── Input material
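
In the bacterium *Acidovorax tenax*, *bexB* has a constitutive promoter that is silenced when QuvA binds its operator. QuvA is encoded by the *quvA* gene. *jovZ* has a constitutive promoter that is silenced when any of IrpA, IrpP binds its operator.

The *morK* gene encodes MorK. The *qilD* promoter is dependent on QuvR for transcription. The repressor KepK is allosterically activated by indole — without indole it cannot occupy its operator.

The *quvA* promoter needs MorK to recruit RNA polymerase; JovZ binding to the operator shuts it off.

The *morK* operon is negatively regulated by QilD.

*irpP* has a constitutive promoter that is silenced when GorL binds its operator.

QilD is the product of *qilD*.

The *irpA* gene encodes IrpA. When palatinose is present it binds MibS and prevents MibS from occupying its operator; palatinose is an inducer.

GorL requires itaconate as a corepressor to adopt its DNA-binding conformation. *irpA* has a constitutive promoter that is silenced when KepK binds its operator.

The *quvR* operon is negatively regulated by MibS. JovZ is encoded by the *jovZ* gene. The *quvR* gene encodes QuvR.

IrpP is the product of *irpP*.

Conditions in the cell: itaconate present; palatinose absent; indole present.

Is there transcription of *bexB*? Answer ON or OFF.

ON

Palatinose is absent, so MibS is active.
With repressor MibS bound, *quvR* is not transcribed.
So QuvR is not produced.
Required activator QuvR is absent, so *qilD* is not transcribed.
So QilD is not produced.
With no repressor bound, *morK* is transcribed.
So MorK is produced and active.
Indole is present, so KepK is active.
With repressor KepK bound, *irpA* is not transcribed.
So IrpA is not produced.
Itaconate is present, so GorL is active.
With repressor GorL bound, *irpP* is not transcribed.
So IrpP is not produced.
With no repressor bound, *jovZ* is transcribed.
So JovZ is produced and active.
With repressor JovZ bound, *quvA* is not transcribed.
So QuvA is not produced.
With no repressor bound, *bexB* is transcribed.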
────
§ **Task to carry out**
Each line of the records should be transcribed without change.

§ **Solution for this problem**
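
In the bacterium *Acidovorax tenax*, *bexB* has a constitutive promoter that is silenced when QuvA binds its operator. QuvA is encoded by the *quvA* gene. *jovZ* has a constitutive promoter that is silenced when any of IrpA, IrpP binds its operator.

The *morK* gene encodes MorK. The *qilD* promoter is dependent on QuvR for transcription. The repressor KepK is allosterically activated by indole — without indole it cannot occupy its operator.

The *quvA* promoter needs MorK to recruit RNA polymerase; JovZ binding to the operator shuts it off.

The *morK* operon is negatively regulated by QilD.

*irpP* has a constitutive promoter that is silenced when GorL binds its operator.

QilD is the product of *qilD*.

The *irpA* gene encodes IrpA. When palatinose is present it binds MibS and prevents MibS from occupying its operator; palatinose is an inducer.

GorL requires itaconate as a corepressor to adopt its DNA-binding conformation. *irpA* has a constitutive promoter that is silenced when KepK binds its operator.

The *quvR* operon is negatively regulated by MibS. JovZ is encoded by the *jovZ* gene. The *quvR* gene encodes QuvR.

IrpP is the product of *irpP*.

Conditions in the cell: itaconate present; palatinose absent; indole present.

Is there transcription of *bexB*? Answer ON or OFF.

ON

Palatinose is absent, so MibS is active.
With repressor MibS bound, *quvR* is not transcribed.
So QuvR is not produced.
Required activator QuvR is absent, so *qilD* is not transcribed.
So QilD is not produced.
With no repressor bound, *morK* is transcribed.
So MorK is produced and active.
Indole is present, so KepK is active.
With repressor KepK bound, *irpA* is not transcribed.
So IrpA is not produced.
Itaconate is present, so GorL is active.
With repressor GorL bound, *irpP* is not transcribed.
So IrpP is not produced.
With no repressor bound, *jovZ* is transcribed.
So JovZ is produced and active.
With repressor JovZ bound, *quvA* is not transcribed.
So QuvA is not produced.
With no repressor bound, *bexB* is transcribed.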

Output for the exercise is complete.